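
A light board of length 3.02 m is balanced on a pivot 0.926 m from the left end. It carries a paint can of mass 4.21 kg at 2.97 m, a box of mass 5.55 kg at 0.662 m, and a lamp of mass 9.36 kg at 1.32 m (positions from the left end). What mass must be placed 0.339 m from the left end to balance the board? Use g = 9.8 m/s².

m ≈ 18.4 kg

Taking torques about the pivot (at 0.926 m from the left end):
Paint can: 4.21 × 9.8 = 41.26 N down at 2.97 m → arm 2.044 m, τ = 41.26 × 2.044 = 84.34 N·m clockwise.
Box: 5.55 × 9.8 = 54.39 N down at 0.662 m → arm 0.264 m, τ = 54.39 × 0.264 = 14.36 N·m counterclockwise.
Lamp: 9.36 × 9.8 = 91.73 N down at 1.32 m → arm 0.394 m, τ = 91.73 × 0.394 = 36.14 N·m clockwise.
Net moment of known loads = 106.1 N·m clockwise.
An unknown mass m at 0.339 m has arm 0.587 m; its moment is m·g·0.587 counterclockwise.
Setting net torque to zero: m × 9.8 × 0.587 = 106.1 → m = 106.1 / (9.8 × 0.587) = 18.4 kg.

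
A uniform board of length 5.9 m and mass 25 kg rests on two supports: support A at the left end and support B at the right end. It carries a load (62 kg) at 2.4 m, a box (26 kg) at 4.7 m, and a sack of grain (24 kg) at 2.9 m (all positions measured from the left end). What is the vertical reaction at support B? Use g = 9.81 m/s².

About support A:
Beam weight: 25 × 9.81 = 245.2 N down at 2.95 m → arm 2.95 m, τ = 245.2 × 2.95 = 723.3 N·m clockwise.
Load: 62 × 9.81 = 608.2 N down at 2.4 m → arm 2.4 m, τ = 608.2 × 2.4 = 1460 N·m clockwise.
Box: 26 × 9.81 = 255.1 N down at 4.7 m → arm 4.7 m, τ = 255.1 × 4.7 = 1199 N·m clockwise.
Sack of grain: 24 × 9.81 = 235.4 N down at 2.9 m → arm 2.9 m, τ = 235.4 × 2.9 = 682.7 N·m clockwise.
Net load moment about support A = 4065 N·m clockwise.
Reaction R at support B is upward at 5.9 m, arm 5.9 m → moment R × 5.9 counterclockwise.
Στ = 0 ⇒ R × 5.9 = 4065 ⇒ R = 689 N.

R_B ≈ 689 N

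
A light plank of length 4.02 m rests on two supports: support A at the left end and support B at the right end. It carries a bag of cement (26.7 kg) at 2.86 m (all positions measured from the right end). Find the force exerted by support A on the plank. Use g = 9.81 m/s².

R_A ≈ 186 N

Take moments about support B.
Bag of cement: 26.7 × 9.81 = 261.9 N down at 2.86 m → arm 2.86 m, τ = 261.9 × 2.86 = 749 N·m counterclockwise.
Net load moment about support B = 749 N·m counterclockwise.
Reaction R at support A is upward at 4.02 m, arm 4.02 m → moment R × 4.02 clockwise.
Balancing moments: R × 4.02 = 749, giving R = 186 N.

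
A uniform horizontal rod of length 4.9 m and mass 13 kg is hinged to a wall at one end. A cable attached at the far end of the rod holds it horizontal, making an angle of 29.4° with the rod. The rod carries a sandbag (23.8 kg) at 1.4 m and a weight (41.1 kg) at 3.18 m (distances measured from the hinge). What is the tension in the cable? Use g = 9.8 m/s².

Sum moments about the hinge (the unknown hinge reaction has zero arm there).
Beam weight: 13 × 9.8 = 127.4 N down at 2.45 m → arm 2.45 m, τ = 127.4 × 2.45 = 312.1 N·m clockwise.
Sandbag: 23.8 × 9.8 = 233.2 N down at 1.4 m → arm 1.4 m, τ = 233.2 × 1.4 = 326.5 N·m clockwise.
Weight: 41.1 × 9.8 = 402.8 N down at 3.18 m → arm 3.18 m, τ = 402.8 × 3.18 = 1281 N·m clockwise.
Total clockwise load moment = 1920 N·m.
The cable tension T acts at 4.9 m; only its component perpendicular to the rod, T sinθ, produces torque. sin 29.4° = 0.4909.
Στ = 0 ⇒ T × 4.9 × 0.4909 = 1920 ⇒ T = 1920 / 2.405 = 798 N.

T ≈ 798 N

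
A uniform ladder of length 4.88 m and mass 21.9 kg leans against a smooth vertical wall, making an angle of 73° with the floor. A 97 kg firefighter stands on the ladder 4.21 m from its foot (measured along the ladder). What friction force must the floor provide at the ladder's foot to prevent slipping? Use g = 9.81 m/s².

f ≈ 284 N

About the foot of the ladder:
Ladder weight 21.9×9.81 = 214.8 N acts at 2.44 m along the ladder; its horizontal arm is 2.44·cos73° = 0.7134 m → τ = 153.2 N·m clockwise.
Firefighter: 97×9.81 = 951.6 N at 4.21 m → arm 1.231 m → τ = 1171 N·m clockwise.
Wall normal N acts horizontally at the top; its moment arm is the height L sinθ = 4.88·sin73° = 4.667 m, counterclockwise.
For rotational equilibrium, N × 4.667 = 1324, so N = 284 N.
ΣFx = 0: friction at the foot balances the wall's push, so f = N_wall = 284 N.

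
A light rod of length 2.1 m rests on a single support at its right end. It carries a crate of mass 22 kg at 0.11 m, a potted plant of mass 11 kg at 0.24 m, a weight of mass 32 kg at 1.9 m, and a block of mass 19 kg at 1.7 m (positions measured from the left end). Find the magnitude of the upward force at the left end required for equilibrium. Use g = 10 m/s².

Choose the right end as the axis so the unknown pivot reaction has zero arm there.
Crate: 22 × 10 = 220 N down at 0.11 m → arm 1.99 m, τ = 220 × 1.99 = 437.8 N·m counterclockwise.
Potted plant: 11 × 10 = 110 N down at 0.24 m → arm 1.86 m, τ = 110 × 1.86 = 204.6 N·m counterclockwise.
Weight: 32 × 10 = 320 N down at 1.9 m → arm 0.2 m, τ = 320 × 0.2 = 64 N·m counterclockwise.
Block: 19 × 10 = 190 N down at 1.7 m → arm 0.4 m, τ = 190 × 0.4 = 76 N·m counterclockwise.
Net moment of the loads = 782.4 N·m counterclockwise.
The upward force F acts at the left end, arm 2.1 m, giving F × 2.1 clockwise.
Balancing moments: F × 2.1 = 782.4, giving F = 782.4 / 2.1 = 373 N.

F ≈ 373 N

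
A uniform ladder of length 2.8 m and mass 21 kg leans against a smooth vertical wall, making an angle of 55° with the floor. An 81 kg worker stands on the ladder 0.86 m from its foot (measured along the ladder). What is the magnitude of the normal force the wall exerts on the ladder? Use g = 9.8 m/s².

N_wall ≈ 243 N

Taking torques about the foot of the ladder:
Ladder weight 21×9.8 = 205.8 N acts at 1.4 m along the ladder; its horizontal arm is 1.4·cos55° = 0.803 m → τ = 165.3 N·m clockwise.
Worker: 81×9.8 = 793.8 N at 0.86 m → arm 0.4933 m → τ = 391.6 N·m clockwise.
Wall normal N acts horizontally at the top; its moment arm is the height L sinθ = 2.8·sin55° = 2.294 m, counterclockwise.
Balancing moments: N × 2.294 = 556.9, giving N = 243 N.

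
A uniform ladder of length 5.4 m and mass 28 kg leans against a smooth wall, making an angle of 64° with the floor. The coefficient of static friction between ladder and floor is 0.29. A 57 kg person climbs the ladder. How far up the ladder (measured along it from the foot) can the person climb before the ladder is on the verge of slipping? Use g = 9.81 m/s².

d ≈ 3.46 m

Choose the foot of the ladder as the axis so the floor normal and friction both act there and drop out.
Ladder weight 28×9.81 = 274.7 N acts at 2.7 m along the ladder; its horizontal arm is 2.7·cos64° = 1.184 m → τ = 325.2 N·m clockwise.
Person weight 57×9.81 = 559.2 N at distance d → arm d·cos64° → τ = 559.2·d·0.4384 clockwise.
Wall normal N at the top has arm L sinθ = 4.853 m counterclockwise, so Στ = 0 gives N·4.853 = 325.2 + 245.2·d.
ΣFy = 0 ⇒ N_floor = 833.9 N, so the maximum friction is μ_s·N_floor = 0.29×833.9 = 241.8 N. ΣFx = 0 ⇒ N_wall = f, so at the slipping point N = 241.8 N.
Substituting: 241.8×4.853 = 325.2 + 245.2·d ⇒ d = (1173 − 325.2) / 245.2 = 3.46 m.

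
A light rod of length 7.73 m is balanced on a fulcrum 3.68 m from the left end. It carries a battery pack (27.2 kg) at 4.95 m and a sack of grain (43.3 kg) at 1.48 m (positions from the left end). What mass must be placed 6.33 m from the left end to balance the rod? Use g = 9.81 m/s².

m ≈ 22.9 kg

Sum moments about the fulcrum (at 3.68 m from the left end) (the support reaction has zero arm there).
Battery pack: 27.2 × 9.81 = 266.8 N down at 4.95 m → arm 1.27 m, τ = 266.8 × 1.27 = 338.8 N·m clockwise.
Sack of grain: 43.3 × 9.81 = 424.8 N down at 1.48 m → arm 2.2 m, τ = 424.8 × 2.2 = 934.6 N·m counterclockwise.
Net moment of known loads = 595.8 N·m counterclockwise.
An unknown mass m at 6.33 m has arm 2.65 m; its moment is m·g·2.65 clockwise.
Balancing moments: m × 9.81 × 2.65 = 595.8, giving m = 595.8 / (9.81 × 2.65) = 22.9 kg.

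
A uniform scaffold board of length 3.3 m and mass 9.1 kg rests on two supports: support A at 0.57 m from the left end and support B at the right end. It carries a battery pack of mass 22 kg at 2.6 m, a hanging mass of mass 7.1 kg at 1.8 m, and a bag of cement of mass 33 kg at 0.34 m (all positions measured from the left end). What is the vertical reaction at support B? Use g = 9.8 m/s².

R_B ≈ 200 N

Choose support A as the axis so its reaction then has zero moment arm.
Beam weight: 9.1 × 9.8 = 89.18 N down at 1.65 m → arm 1.08 m, τ = 89.18 × 1.08 = 96.31 N·m clockwise.
Battery pack: 22 × 9.8 = 215.6 N down at 2.6 m → arm 2.03 m, τ = 215.6 × 2.03 = 437.7 N·m clockwise.
Hanging mass: 7.1 × 9.8 = 69.58 N down at 1.8 m → arm 1.23 m, τ = 69.58 × 1.23 = 85.58 N·m clockwise.
Bag of cement: 33 × 9.8 = 323.4 N down at 0.34 m → arm 0.23 m, τ = 323.4 × 0.23 = 74.38 N·m counterclockwise.
Net load moment about support A = 545.2 N·m clockwise.
Reaction R at support B is upward at 3.3 m, arm 2.73 m → moment R × 2.73 counterclockwise.
Setting net torque to zero: R × 2.73 = 545.2 → R = 200 N.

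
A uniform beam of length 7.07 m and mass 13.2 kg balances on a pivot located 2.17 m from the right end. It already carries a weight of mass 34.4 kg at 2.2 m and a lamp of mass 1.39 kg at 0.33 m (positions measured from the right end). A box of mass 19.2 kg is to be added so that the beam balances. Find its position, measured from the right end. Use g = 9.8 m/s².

x ≈ 1.31 m from the right end

Take moments about the pivot (at 2.17 m from the right end).
Beam weight: 13.2 × 9.8 = 129.4 N down at 3.535 m → arm 1.365 m, τ = 129.4 × 1.365 = 176.6 N·m counterclockwise.
Weight: 34.4 × 9.8 = 337.1 N down at 2.2 m → arm 0.03 m, τ = 337.1 × 0.03 = 10.11 N·m counterclockwise.
Lamp: 1.39 × 9.8 = 13.62 N down at 0.33 m → arm 1.84 m, τ = 13.62 × 1.84 = 25.06 N·m clockwise.
Net moment of existing loads = 161.6 N·m counterclockwise.
The box weighs 19.2 × 9.8 = 188.2 N and must supply an equal clockwise moment, so its lever arm about the pivot is 161.6 / 188.2 = 0.859 m.
That puts it at 2.17 − 0.859 = 1.31 m from the right end.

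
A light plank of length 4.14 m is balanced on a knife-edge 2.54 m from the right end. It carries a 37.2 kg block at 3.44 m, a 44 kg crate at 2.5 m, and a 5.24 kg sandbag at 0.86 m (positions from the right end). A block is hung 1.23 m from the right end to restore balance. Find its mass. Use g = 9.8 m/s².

Sum moments about the knife-edge (at 2.54 m from the right end) (the support reaction has zero arm there).
Block: 37.2 × 9.8 = 364.6 N down at 3.44 m → arm 0.9 m, τ = 364.6 × 0.9 = 328.1 N·m counterclockwise.
Crate: 44 × 9.8 = 431.2 N down at 2.5 m → arm 0.04 m, τ = 431.2 × 0.04 = 17.25 N·m clockwise.
Sandbag: 5.24 × 9.8 = 51.35 N down at 0.86 m → arm 1.68 m, τ = 51.35 × 1.68 = 86.27 N·m clockwise.
Net moment of known loads = 224.6 N·m counterclockwise.
An unknown mass m at 1.23 m has arm 1.31 m; its moment is m·g·1.31 clockwise.
Balancing moments: m × 9.8 × 1.31 = 224.6, giving m = 224.6 / (9.8 × 1.31) = 17.5 kg.

m ≈ 17.5 kg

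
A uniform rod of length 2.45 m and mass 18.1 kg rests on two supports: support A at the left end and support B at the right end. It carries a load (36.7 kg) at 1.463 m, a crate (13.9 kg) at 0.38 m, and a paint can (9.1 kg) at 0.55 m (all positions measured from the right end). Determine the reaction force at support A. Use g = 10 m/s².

R_A ≈ 352 N

About support B:
Beam weight: 18.1 × 10 = 181 N down at 1.225 m → arm 1.225 m, τ = 181 × 1.225 = 221.7 N·m counterclockwise.
Load: 36.7 × 10 = 367 N down at 1.463 m → arm 1.463 m, τ = 367 × 1.463 = 536.9 N·m counterclockwise.
Crate: 13.9 × 10 = 139 N down at 0.38 m → arm 0.38 m, τ = 139 × 0.38 = 52.82 N·m counterclockwise.
Paint can: 9.1 × 10 = 91 N down at 0.55 m → arm 0.55 m, τ = 91 × 0.55 = 50.05 N·m counterclockwise.
Net load moment about support B = 861.5 N·m counterclockwise.
Reaction R at support A is upward at 2.45 m, arm 2.45 m → moment R × 2.45 clockwise.
For rotational equilibrium, R × 2.45 = 861.5, so R = 352 N.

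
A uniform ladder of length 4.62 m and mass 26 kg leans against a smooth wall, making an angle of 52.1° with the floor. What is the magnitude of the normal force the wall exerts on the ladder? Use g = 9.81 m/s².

N_wall ≈ 99.3 N

Taking torques about the foot of the ladder:
Ladder weight 26×9.81 = 255.1 N acts at 2.31 m along the ladder; its horizontal arm is 2.31·cos52.1° = 1.419 m → τ = 362 N·m clockwise.
Wall normal N acts horizontally at the top; its moment arm is the height L sinθ = 4.62·sin52.1° = 3.646 m, counterclockwise.
Setting net torque to zero: N × 3.646 = 362 → N = 99.3 N.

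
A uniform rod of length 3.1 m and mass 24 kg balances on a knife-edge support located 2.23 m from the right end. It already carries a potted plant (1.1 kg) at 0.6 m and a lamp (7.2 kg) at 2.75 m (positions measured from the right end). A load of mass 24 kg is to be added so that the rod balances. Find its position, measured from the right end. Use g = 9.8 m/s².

x ≈ 2.83 m from the right end

Taking torques about the knife-edge support (at 2.23 m from the right end):
Beam weight: 24 × 9.8 = 235.2 N down at 1.55 m → arm 0.68 m, τ = 235.2 × 0.68 = 159.9 N·m clockwise.
Potted plant: 1.1 × 9.8 = 10.78 N down at 0.6 m → arm 1.63 m, τ = 10.78 × 1.63 = 17.57 N·m clockwise.
Lamp: 7.2 × 9.8 = 70.56 N down at 2.75 m → arm 0.52 m, τ = 70.56 × 0.52 = 36.69 N·m counterclockwise.
Net moment of existing loads = 140.8 N·m clockwise.
The load weighs 24 × 9.8 = 235.2 N and must supply an equal counterclockwise moment, so its lever arm about the knife-edge support is 140.8 / 235.2 = 0.599 m.
That puts it at 2.23 + 0.599 = 2.83 m from the right end.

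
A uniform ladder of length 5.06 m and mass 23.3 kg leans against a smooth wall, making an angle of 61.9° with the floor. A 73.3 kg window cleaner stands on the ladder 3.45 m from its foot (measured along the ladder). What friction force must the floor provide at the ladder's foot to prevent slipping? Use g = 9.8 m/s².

f ≈ 322 N

Choose the foot of the ladder as the axis so the floor normal and friction both act there and drop out.
Ladder weight 23.3×9.8 = 228.3 N acts at 2.53 m along the ladder; its horizontal arm is 2.53·cos61.9° = 1.192 m → τ = 272.1 N·m clockwise.
Window cleaner: 73.3×9.8 = 718.3 N at 3.45 m → arm 1.625 m → τ = 1167 N·m clockwise.
Wall normal N acts horizontally at the top; its moment arm is the height L sinθ = 5.06·sin61.9° = 4.464 m, counterclockwise.
Balancing moments: N × 4.464 = 1439, giving N = 322 N.
ΣFx = 0: friction at the foot balances the wall's push, so f = N_wall = 322 N.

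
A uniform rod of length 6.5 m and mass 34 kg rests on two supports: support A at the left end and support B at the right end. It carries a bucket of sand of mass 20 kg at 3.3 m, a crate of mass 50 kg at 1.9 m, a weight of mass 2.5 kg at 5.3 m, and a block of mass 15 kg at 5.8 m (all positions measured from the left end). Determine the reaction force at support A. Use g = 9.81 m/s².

Take moments about support B.
Beam weight: 34 × 9.81 = 333.5 N down at 3.25 m → arm 3.25 m, τ = 333.5 × 3.25 = 1084 N·m counterclockwise.
Bucket of sand: 20 × 9.81 = 196.2 N down at 3.3 m → arm 3.2 m, τ = 196.2 × 3.2 = 627.8 N·m counterclockwise.
Crate: 50 × 9.81 = 490.5 N down at 1.9 m → arm 4.6 m, τ = 490.5 × 4.6 = 2256 N·m counterclockwise.
Weight: 2.5 × 9.81 = 24.53 N down at 5.3 m → arm 1.2 m, τ = 24.53 × 1.2 = 29.44 N·m counterclockwise.
Block: 15 × 9.81 = 147.2 N down at 5.8 m → arm 0.7 m, τ = 147.2 × 0.7 = 103 N·m counterclockwise.
Net load moment about support B = 4100 N·m counterclockwise.
Reaction R at support A is upward at 0 m, arm 6.5 m → moment R × 6.5 clockwise.
Στ = 0 ⇒ R × 6.5 = 4100 ⇒ R = 631 N.

R_A ≈ 631 N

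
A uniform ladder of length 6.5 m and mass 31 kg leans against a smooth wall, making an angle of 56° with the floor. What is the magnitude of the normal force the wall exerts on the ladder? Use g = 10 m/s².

Sum moments about the foot of the ladder (the floor normal and friction both act there and drop out).
Ladder weight 31×10 = 310 N acts at 3.25 m along the ladder; its horizontal arm is 3.25·cos56° = 1.817 m → τ = 563.3 N·m clockwise.
Wall normal N acts horizontally at the top; its moment arm is the height L sinθ = 6.5·sin56° = 5.389 m, counterclockwise.
For rotational equilibrium, N × 5.389 = 563.3, so N = 105 N.

N_wall ≈ 105 N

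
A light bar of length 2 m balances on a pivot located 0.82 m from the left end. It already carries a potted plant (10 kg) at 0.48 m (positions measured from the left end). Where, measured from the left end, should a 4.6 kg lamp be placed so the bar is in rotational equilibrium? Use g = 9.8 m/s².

x ≈ 1.56 m from the left end

Choose the pivot (at 0.82 m from the left end) as the axis so the support reaction has zero arm there.
Potted plant: 10 × 9.8 = 98 N down at 0.48 m → arm 0.34 m, τ = 98 × 0.34 = 33.32 N·m counterclockwise.
Net moment of existing loads = 33.32 N·m counterclockwise.
The lamp weighs 4.6 × 9.8 = 45.08 N and must supply an equal clockwise moment, so its lever arm about the pivot is 33.32 / 45.08 = 0.739 m.
That puts it at 0.82 + 0.739 = 1.56 m from the left end.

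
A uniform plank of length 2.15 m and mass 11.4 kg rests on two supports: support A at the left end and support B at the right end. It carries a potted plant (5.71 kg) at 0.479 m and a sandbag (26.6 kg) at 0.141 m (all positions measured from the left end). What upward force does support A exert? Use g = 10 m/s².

R_A ≈ 350 N

Taking torques about support B:
Beam weight: 11.4 × 10 = 114 N down at 1.075 m → arm 1.075 m, τ = 114 × 1.075 = 122.5 N·m counterclockwise.
Potted plant: 5.71 × 10 = 57.1 N down at 0.479 m → arm 1.671 m, τ = 57.1 × 1.671 = 95.41 N·m counterclockwise.
Sandbag: 26.6 × 10 = 266 N down at 0.141 m → arm 2.009 m, τ = 266 × 2.009 = 534.4 N·m counterclockwise.
Net load moment about support B = 752.3 N·m counterclockwise.
Reaction R at support A is upward at 0 m, arm 2.15 m → moment R × 2.15 clockwise.
Balancing moments: R × 2.15 = 752.3, giving R = 350 N.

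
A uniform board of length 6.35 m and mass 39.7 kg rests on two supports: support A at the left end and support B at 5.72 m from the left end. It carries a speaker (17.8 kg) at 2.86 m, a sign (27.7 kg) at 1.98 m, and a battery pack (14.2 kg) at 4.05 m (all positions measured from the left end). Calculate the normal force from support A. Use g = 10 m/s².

R_A ≈ 488 N

Choose support B as the axis so its reaction then has zero moment arm.
Beam weight: 39.7 × 10 = 397 N down at 3.175 m → arm 2.545 m, τ = 397 × 2.545 = 1010 N·m counterclockwise.
Speaker: 17.8 × 10 = 178 N down at 2.86 m → arm 2.86 m, τ = 178 × 2.86 = 509.1 N·m counterclockwise.
Sign: 27.7 × 10 = 277 N down at 1.98 m → arm 3.74 m, τ = 277 × 3.74 = 1036 N·m counterclockwise.
Battery pack: 14.2 × 10 = 142 N down at 4.05 m → arm 1.67 m, τ = 142 × 1.67 = 237.1 N·m counterclockwise.
Net load moment about support B = 2792 N·m counterclockwise.
Reaction R at support A is upward at 0 m, arm 5.72 m → moment R × 5.72 clockwise.
Στ = 0 ⇒ R × 5.72 = 2792 ⇒ R = 488 N.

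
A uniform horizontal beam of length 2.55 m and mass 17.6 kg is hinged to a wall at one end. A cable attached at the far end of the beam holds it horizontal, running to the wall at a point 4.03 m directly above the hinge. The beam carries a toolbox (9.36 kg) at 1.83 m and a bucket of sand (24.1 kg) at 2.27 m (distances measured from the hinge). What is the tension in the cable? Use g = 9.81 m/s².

Taking torques about the hinge:
Beam weight: 17.6 × 9.81 = 172.7 N down at 1.275 m → arm 1.275 m, τ = 172.7 × 1.275 = 220.2 N·m clockwise.
Toolbox: 9.36 × 9.81 = 91.82 N down at 1.83 m → arm 1.83 m, τ = 91.82 × 1.83 = 168 N·m clockwise.
Bucket of sand: 24.1 × 9.81 = 236.4 N down at 2.27 m → arm 2.27 m, τ = 236.4 × 2.27 = 536.6 N·m clockwise.
Total clockwise load moment = 924.8 N·m.
The cable tension T acts at 2.55 m; only its component perpendicular to the beam, T sinθ, produces torque. sinθ = h/√(h²+d²) = 4.03/√(4.03²+2.55²) = 0.845.
For rotational equilibrium, T × 2.55 × 0.845 = 924.8, so T = 924.8 / 2.155 = 429 N.

T ≈ 429 N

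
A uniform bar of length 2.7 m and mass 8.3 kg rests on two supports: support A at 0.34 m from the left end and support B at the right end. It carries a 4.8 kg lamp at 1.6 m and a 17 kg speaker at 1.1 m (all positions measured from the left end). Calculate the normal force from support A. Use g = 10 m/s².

R_A ≈ 185 N

Sum moments about support B (its reaction then has zero moment arm).
Beam weight: 8.3 × 10 = 83 N down at 1.35 m → arm 1.35 m, τ = 83 × 1.35 = 112.1 N·m counterclockwise.
Lamp: 4.8 × 10 = 48 N down at 1.6 m → arm 1.1 m, τ = 48 × 1.1 = 52.8 N·m counterclockwise.
Speaker: 17 × 10 = 170 N down at 1.1 m → arm 1.6 m, τ = 170 × 1.6 = 272 N·m counterclockwise.
Net load moment about support B = 436.9 N·m counterclockwise.
Reaction R at support A is upward at 0.34 m, arm 2.36 m → moment R × 2.36 clockwise.
Στ = 0 ⇒ R × 2.36 = 436.9 ⇒ R = 185 N.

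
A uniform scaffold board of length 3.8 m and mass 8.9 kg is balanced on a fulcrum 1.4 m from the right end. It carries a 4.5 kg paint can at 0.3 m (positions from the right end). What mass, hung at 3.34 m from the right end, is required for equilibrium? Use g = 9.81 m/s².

m ≈ 0.258 kg

About the fulcrum (at 1.4 m from the right end):
Beam weight: 8.9 × 9.81 = 87.31 N down at 1.9 m → arm 0.5 m, τ = 87.31 × 0.5 = 43.66 N·m counterclockwise.
Paint can: 4.5 × 9.81 = 44.15 N down at 0.3 m → arm 1.1 m, τ = 44.15 × 1.1 = 48.57 N·m clockwise.
Net moment of known loads = 4.91 N·m clockwise.
An unknown mass m at 3.34 m has arm 1.94 m; its moment is m·g·1.94 counterclockwise.
For rotational equilibrium, m × 9.81 × 1.94 = 4.91, so m = 4.91 / (9.81 × 1.94) = 0.258 kg.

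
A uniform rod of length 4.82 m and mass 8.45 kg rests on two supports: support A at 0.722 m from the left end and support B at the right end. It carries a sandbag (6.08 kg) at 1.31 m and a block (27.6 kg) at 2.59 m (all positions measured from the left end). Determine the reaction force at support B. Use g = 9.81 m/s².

R_B ≈ 166 N

Taking torques about support A:
Beam weight: 8.45 × 9.81 = 82.89 N down at 2.41 m → arm 1.688 m, τ = 82.89 × 1.688 = 139.9 N·m clockwise.
Sandbag: 6.08 × 9.81 = 59.64 N down at 1.31 m → arm 0.588 m, τ = 59.64 × 0.588 = 35.07 N·m clockwise.
Block: 27.6 × 9.81 = 270.8 N down at 2.59 m → arm 1.868 m, τ = 270.8 × 1.868 = 505.9 N·m clockwise.
Net load moment about support A = 680.9 N·m clockwise.
Reaction R at support B is upward at 4.82 m, arm 4.098 m → moment R × 4.098 counterclockwise.
Setting net torque to zero: R × 4.098 = 680.9 → R = 166 N.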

────────────────

Exercise description.
Output only the lines from the one containing "A uniform rod of length 4.82" through the end of the material, please, exactly as they appear.

Written answer.
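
A uniform rod of length 4.82 m and mass 8.45 kg rests on two supports: support A at 0.722 m from the left end and support B at the right end. It carries a sandbag (6.08 kg) at 1.31 m and a block (27.6 kg) at 2.59 m (all positions measured from the left end). Determine the reaction force at support B. Use g = 9.81 m/s².

R_B ≈ 166 N

Taking torques about support A:
Beam weight: 8.45 × 9.81 = 82.89 N down at 2.41 m → arm 1.688 m, τ = 82.89 × 1.688 = 139.9 N·m clockwise.
Sandbag: 6.08 × 9.81 = 59.64 N down at 1.31 m → arm 0.588 m, τ = 59.64 × 0.588 = 35.07 N·m clockwise.
Block: 27.6 × 9.81 = 270.8 N down at 2.59 m → arm 1.868 m, τ = 270.8 × 1.868 = 505.9 N·m clockwise.
Net load moment about support A = 680.9 N·m clockwise.
Reaction R at support B is upward at 4.82 m, arm 4.098 m → moment R × 4.098 counterclockwise.
Setting net torque to zero: R × 4.098 = 680.9 → R = 166 N.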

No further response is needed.